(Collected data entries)
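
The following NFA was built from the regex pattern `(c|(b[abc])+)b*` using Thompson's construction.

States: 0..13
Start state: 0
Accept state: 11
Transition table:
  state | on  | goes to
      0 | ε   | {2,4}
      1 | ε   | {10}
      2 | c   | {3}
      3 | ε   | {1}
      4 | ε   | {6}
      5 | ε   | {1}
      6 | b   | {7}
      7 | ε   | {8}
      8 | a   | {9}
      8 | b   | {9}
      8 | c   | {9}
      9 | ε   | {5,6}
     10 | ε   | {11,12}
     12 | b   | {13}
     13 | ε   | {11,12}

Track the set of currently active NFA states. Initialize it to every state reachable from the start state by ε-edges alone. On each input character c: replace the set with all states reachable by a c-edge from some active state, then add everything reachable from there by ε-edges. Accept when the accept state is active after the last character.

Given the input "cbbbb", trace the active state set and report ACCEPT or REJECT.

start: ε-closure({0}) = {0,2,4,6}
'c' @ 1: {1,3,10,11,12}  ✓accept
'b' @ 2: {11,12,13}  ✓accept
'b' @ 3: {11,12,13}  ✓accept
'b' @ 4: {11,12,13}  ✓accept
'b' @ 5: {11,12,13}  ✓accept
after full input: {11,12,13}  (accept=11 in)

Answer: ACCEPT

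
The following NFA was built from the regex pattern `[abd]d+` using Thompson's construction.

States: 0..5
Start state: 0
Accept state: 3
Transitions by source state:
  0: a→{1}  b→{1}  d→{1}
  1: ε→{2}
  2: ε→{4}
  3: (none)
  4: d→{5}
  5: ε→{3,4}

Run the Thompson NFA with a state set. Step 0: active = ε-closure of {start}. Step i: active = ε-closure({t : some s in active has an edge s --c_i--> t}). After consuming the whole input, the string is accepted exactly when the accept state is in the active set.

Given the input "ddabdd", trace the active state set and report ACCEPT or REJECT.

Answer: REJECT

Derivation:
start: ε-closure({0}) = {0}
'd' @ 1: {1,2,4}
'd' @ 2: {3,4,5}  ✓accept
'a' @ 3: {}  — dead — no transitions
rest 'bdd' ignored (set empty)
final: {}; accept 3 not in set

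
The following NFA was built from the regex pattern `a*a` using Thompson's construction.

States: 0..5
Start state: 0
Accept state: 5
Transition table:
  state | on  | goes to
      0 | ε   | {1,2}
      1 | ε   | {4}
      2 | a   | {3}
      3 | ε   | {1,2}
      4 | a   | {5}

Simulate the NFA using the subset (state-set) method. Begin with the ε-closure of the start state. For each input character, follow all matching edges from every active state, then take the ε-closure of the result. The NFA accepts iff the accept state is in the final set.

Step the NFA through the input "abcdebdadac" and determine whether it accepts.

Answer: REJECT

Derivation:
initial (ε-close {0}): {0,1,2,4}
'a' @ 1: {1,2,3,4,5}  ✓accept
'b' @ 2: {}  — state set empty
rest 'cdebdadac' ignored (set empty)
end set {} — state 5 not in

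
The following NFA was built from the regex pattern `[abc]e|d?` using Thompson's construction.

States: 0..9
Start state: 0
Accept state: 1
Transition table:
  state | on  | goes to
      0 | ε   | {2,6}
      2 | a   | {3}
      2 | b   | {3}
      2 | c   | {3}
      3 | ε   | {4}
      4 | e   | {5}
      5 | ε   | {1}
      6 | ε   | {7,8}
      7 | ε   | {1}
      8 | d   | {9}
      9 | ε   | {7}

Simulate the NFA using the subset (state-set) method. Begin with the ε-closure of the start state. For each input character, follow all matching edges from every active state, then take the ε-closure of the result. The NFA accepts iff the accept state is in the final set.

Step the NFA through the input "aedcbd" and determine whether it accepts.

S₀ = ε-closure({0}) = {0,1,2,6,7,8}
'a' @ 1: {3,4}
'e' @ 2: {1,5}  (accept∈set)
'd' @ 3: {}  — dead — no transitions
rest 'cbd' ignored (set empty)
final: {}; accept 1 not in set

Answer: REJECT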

**ASSIGNED TASK**
When you reach the end of the data above, set it all down again unchanged.

**RESULT OF THE EXERCISE**
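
The following NFA was built from the regex pattern `(c|(b[abc])+)b*` using Thompson's construction.

States: 0..13
Start state: 0
Accept state: 11
Transition table:
  state | on  | goes to
      0 | ε   | {2,4}
      1 | ε   | {10}
      2 | c   | {3}
      3 | ε   | {1}
      4 | ε   | {6}
      5 | ε   | {1}
      6 | b   | {7}
      7 | ε   | {8}
      8 | a   | {9}
      8 | b   | {9}
      8 | c   | {9}
      9 | ε   | {5,6}
     10 | ε   | {11,12}
     12 | b   | {13}
     13 | ε   | {11,12}

Track the set of currently active NFA states. Initialize it to every state reachable from the start state by ε-edges alone. On each input character c: replace the set with all states reachable by a c-edge from some active state, then add everything reachable from there by ε-edges. Accept when the accept state is active after the last character.

Given the input "cbbbb", trace the active state set and report ACCEPT or REJECT.

start: ε-closure({0}) = {0,2,4,6}
'c' @ 1: {1,3,10,11,12}  ✓accept
'b' @ 2: {11,12,13}  ✓accept
'b' @ 3: {11,12,13}  ✓accept
'b' @ 4: {11,12,13}  ✓accept
'b' @ 5: {11,12,13}  ✓accept
after full input: {11,12,13}  (accept=11 in)

Answer: ACCEPT

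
The following NFA was built from the regex pattern `[abd]d+` using Thompson's construction.

States: 0..5
Start state: 0
Accept state: 3
Transitions by source state:
  0: a→{1}  b→{1}  d→{1}
  1: ε→{2}
  2: ε→{4}
  3: (none)
  4: d→{5}
  5: ε→{3,4}

Run the Thompson NFA with a state set. Step 0: active = ε-closure of {start}. Step i: active = ε-closure({t : some s in active has an edge s --c_i--> t}). After consuming the whole input, the string is accepted exactly when the accept state is in the active set.

Given the input "ddabdd", trace the active state set and report ACCEPT or REJECT.

Answer: REJECT

Derivation:
start: ε-closure({0}) = {0}
'd' @ 1: {1,2,4}
'd' @ 2: {3,4,5}  ✓accept
'a' @ 3: {}  — dead — no transitions
rest 'bdd' ignored (set empty)
final: {}; accept 3 not in set

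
The following NFA was built from the regex pattern `a*a` using Thompson's construction.

States: 0..5
Start state: 0
Accept state: 5
Transition table:
  state | on  | goes to
      0 | ε   | {1,2}
      1 | ε   | {4}
      2 | a   | {3}
      3 | ε   | {1,2}
      4 | a   | {5}

Simulate the NFA using the subset (state-set) method. Begin with the ε-closure of the start state. For each input character, follow all matching edges from every active state, then take the ε-closure of the result. The NFA accepts iff the accept state is in the final set.

Step the NFA through the input "abcdebdadac" and determine whether it accepts.

Answer: REJECT

Derivation:
initial (ε-close {0}): {0,1,2,4}
'a' @ 1: {1,2,3,4,5}  ✓accept
'b' @ 2: {}  — state set empty
rest 'cdebdadac' ignored (set empty)
end set {} — state 5 not in

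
The following NFA was built from the regex pattern `[abc]e|d?` using Thompson's construction.

States: 0..9
Start state: 0
Accept state: 1
Transition table:
  state | on  | goes to
      0 | ε   | {2,6}
      2 | a   | {3}
      2 | b   | {3}
      2 | c   | {3}
      3 | ε   | {4}
      4 | e   | {5}
      5 | ε   | {1}
      6 | ε   | {7,8}
      7 | ε   | {1}
      8 | d   | {9}
      9 | ε   | {7}

Simulate the NFA using the subset (state-set) method. Begin with the ε-closure of the start state. For each input character, follow all matching edges from every active state, then take the ε-closure of the result. The NFA accepts iff the accept state is in the final set.

Step the NFA through the input "aedcbd" and determine whether it accepts.

S₀ = ε-closure({0}) = {0,1,2,6,7,8}
'a' @ 1: {3,4}
'e' @ 2: {1,5}  (accept∈set)
'd' @ 3: {}  — dead — no transitions
rest 'cbd' ignored (set empty)
final: {}; accept 1 not in set

Answer: REJECT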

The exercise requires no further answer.